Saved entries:
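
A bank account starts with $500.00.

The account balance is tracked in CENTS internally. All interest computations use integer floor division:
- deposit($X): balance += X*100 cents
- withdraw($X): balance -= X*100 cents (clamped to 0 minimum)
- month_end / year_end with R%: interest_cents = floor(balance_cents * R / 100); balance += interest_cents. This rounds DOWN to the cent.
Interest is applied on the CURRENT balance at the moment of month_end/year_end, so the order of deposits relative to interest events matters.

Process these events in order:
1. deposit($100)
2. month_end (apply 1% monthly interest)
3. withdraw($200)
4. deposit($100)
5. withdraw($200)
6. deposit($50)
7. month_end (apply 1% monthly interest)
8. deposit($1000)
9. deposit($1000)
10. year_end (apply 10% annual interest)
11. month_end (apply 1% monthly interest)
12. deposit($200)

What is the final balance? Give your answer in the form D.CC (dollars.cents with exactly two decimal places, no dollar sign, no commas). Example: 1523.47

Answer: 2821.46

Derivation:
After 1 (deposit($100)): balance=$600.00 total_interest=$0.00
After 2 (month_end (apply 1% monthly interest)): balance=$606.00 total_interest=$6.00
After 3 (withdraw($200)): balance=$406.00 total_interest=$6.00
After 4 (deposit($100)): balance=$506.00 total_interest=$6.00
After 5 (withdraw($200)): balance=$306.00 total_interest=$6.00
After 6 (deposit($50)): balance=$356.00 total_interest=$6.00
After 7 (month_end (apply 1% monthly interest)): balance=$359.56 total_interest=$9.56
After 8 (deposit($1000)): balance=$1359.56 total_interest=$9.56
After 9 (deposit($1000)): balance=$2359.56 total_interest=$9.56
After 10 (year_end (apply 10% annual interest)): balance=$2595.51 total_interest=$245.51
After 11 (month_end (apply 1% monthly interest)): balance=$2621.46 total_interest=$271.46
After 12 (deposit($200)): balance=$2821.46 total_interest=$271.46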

* EXERCISE REQUIREMENTS *
Of all the entries above, repeat only the lines from the line that has "2. month_end (apply 1% monthly interest)" to the line that has "12. deposit($200)", both lines included, exactly.

* RESPONSE TO THIS TASK *
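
2. month_end (apply 1% monthly interest)
3. withdraw($200)
4. deposit($100)
5. withdraw($200)
6. deposit($50)
7. month_end (apply 1% monthly interest)
8. deposit($1000)
9. deposit($1000)
10. year_end (apply 10% annual interest)
11. month_end (apply 1% monthly interest)
12. deposit($200)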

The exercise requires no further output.